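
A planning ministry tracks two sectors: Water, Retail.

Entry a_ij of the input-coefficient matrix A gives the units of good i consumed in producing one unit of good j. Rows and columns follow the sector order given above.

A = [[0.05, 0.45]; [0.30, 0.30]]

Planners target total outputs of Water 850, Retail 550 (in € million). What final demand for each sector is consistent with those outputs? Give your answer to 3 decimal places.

I − A =
  [   0.95    -0.45]
  [  -0.30     0.70]
d = (I − A) x:
  d_1 = (+0.95)·850 + (-0.45)·550 = 560.000
  d_2 = (-0.30)·850 + (+0.70)·550 = 130.000

d_1 = 560.000, d_2 = 130.000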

^^^^^^^^

What the exercise asks:
Your output should be an exact copy of every line from the one containing "Planners target total" through the end of the records.

Final answer:
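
Planners target total outputs of Water 850, Retail 550 (in € million). What final demand for each sector is consistent with those outputs? Give your answer to 3 decimal places.

I − A =
  [   0.95    -0.45]
  [  -0.30     0.70]
d = (I − A) x:
  d_1 = (+0.95)·850 + (-0.45)·550 = 560.000
  d_2 = (-0.30)·850 + (+0.70)·550 = 130.000

d_1 = 560.000, d_2 = 130.000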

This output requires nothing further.